*Work instructions*
The answer is a stretch of the material below, returned exactly: the line containing "A viscoelastic tissue", the line containing "Two adjacent limb", and all lines between.
Records provided Start Marker
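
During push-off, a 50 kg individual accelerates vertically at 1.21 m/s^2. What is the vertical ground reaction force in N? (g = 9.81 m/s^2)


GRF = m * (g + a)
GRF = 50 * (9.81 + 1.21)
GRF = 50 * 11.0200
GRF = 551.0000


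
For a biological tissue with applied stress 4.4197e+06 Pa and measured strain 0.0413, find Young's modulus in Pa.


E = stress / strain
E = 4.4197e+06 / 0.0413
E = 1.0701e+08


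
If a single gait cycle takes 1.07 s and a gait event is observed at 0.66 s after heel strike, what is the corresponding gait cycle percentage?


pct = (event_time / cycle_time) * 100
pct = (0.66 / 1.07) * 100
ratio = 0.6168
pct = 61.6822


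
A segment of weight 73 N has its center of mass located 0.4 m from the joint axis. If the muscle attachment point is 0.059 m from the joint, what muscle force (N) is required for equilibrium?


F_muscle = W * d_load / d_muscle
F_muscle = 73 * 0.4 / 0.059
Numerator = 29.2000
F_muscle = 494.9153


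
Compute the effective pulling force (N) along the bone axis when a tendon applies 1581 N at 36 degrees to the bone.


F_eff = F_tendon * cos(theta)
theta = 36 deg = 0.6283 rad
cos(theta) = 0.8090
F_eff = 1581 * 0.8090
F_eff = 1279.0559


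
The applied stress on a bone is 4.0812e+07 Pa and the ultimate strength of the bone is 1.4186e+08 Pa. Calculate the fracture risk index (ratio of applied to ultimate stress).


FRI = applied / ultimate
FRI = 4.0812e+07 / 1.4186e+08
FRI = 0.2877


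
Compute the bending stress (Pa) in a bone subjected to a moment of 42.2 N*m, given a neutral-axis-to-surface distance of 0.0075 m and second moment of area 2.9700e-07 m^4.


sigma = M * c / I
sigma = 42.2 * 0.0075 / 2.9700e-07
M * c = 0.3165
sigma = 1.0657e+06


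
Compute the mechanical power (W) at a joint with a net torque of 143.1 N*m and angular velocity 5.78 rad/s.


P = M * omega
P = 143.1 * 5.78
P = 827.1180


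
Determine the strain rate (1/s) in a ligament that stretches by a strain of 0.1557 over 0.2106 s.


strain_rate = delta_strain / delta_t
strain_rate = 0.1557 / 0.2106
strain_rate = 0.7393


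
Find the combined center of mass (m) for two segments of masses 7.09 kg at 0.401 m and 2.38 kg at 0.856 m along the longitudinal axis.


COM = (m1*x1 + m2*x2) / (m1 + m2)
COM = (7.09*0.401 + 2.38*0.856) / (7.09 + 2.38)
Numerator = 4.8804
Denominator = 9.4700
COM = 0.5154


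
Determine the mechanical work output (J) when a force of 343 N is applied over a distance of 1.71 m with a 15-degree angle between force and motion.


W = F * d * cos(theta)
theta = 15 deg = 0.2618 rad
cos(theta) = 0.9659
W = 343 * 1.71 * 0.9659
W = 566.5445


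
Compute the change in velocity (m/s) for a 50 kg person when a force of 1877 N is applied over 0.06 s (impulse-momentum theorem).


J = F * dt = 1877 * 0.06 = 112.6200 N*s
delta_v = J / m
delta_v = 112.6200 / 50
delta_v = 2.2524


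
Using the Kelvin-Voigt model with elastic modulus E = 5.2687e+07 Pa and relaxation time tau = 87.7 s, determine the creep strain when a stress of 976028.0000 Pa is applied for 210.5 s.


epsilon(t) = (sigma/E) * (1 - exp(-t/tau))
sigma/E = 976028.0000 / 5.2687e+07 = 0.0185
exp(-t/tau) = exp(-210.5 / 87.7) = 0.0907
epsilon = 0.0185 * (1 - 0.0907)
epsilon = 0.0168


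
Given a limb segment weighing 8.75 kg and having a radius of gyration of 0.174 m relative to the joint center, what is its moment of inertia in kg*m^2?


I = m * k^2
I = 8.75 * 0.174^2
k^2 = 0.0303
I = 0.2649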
Records provided End Marker
Records provided Start Marker
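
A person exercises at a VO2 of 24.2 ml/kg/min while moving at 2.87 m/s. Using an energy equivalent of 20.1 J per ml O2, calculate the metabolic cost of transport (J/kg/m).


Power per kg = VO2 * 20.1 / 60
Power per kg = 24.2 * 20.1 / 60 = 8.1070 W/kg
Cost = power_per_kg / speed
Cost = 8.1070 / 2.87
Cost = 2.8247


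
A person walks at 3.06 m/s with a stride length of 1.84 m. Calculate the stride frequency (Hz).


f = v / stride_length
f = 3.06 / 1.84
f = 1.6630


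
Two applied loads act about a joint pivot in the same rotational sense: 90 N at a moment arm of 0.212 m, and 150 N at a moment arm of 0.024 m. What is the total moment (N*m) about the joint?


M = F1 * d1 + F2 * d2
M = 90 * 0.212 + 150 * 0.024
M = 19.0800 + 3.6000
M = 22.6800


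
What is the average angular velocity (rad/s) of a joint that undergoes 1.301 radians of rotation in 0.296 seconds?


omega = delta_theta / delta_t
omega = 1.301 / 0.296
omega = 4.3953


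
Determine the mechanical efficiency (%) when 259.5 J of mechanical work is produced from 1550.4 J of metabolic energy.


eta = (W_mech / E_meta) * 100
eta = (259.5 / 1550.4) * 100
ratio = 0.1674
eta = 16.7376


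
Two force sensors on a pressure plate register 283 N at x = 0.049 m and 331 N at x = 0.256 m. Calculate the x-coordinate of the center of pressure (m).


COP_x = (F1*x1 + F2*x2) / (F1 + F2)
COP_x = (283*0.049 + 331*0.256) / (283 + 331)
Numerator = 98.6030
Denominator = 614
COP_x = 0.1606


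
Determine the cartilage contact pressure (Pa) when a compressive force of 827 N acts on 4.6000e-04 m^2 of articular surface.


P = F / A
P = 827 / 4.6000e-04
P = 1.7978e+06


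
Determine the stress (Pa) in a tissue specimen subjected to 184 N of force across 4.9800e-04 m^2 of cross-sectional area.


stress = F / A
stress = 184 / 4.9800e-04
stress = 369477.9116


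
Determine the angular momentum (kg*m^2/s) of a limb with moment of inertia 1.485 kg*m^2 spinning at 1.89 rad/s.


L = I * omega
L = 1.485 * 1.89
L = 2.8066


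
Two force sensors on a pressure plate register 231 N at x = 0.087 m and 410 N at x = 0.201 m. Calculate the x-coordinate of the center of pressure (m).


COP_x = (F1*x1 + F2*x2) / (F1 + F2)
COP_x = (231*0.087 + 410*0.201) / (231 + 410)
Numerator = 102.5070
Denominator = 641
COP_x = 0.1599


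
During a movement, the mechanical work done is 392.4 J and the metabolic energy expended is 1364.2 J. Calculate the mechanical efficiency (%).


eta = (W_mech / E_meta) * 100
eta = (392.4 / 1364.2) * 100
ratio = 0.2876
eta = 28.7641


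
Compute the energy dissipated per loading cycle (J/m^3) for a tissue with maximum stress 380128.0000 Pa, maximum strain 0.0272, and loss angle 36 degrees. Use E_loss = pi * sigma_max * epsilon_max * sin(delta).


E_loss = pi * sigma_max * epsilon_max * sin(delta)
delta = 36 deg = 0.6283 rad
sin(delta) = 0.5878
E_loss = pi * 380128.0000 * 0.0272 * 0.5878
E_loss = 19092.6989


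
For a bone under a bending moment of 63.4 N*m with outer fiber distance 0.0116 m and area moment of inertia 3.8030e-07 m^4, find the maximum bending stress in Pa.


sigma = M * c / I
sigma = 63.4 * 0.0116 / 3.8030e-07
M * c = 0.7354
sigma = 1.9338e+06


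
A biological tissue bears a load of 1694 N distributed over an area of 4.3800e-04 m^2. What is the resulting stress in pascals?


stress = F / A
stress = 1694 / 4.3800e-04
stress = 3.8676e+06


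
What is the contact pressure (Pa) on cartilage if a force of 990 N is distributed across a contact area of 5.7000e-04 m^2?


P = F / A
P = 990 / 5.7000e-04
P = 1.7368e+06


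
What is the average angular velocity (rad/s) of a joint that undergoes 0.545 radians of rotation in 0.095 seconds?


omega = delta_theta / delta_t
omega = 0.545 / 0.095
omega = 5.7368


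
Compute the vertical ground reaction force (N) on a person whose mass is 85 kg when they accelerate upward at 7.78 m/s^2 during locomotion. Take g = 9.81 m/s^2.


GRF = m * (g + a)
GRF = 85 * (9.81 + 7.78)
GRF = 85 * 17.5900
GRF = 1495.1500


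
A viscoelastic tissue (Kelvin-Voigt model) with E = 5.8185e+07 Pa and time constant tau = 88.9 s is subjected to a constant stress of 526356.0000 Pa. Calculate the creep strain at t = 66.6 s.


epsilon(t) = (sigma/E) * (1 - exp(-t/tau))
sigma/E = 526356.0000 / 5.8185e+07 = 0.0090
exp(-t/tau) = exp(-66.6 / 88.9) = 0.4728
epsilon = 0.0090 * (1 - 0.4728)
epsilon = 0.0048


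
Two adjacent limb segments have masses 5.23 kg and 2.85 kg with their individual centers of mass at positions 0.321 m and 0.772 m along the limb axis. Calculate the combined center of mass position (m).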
Records provided End Marker
*Written solution*
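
A viscoelastic tissue (Kelvin-Voigt model) with E = 5.8185e+07 Pa and time constant tau = 88.9 s is subjected to a constant stress of 526356.0000 Pa. Calculate the creep strain at t = 66.6 s.


epsilon(t) = (sigma/E) * (1 - exp(-t/tau))
sigma/E = 526356.0000 / 5.8185e+07 = 0.0090
exp(-t/tau) = exp(-66.6 / 88.9) = 0.4728
epsilon = 0.0090 * (1 - 0.4728)
epsilon = 0.0048


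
Two adjacent limb segments have masses 5.23 kg and 2.85 kg with their individual centers of mass at positions 0.321 m and 0.772 m along the limb axis. Calculate the combined center of mass position (m).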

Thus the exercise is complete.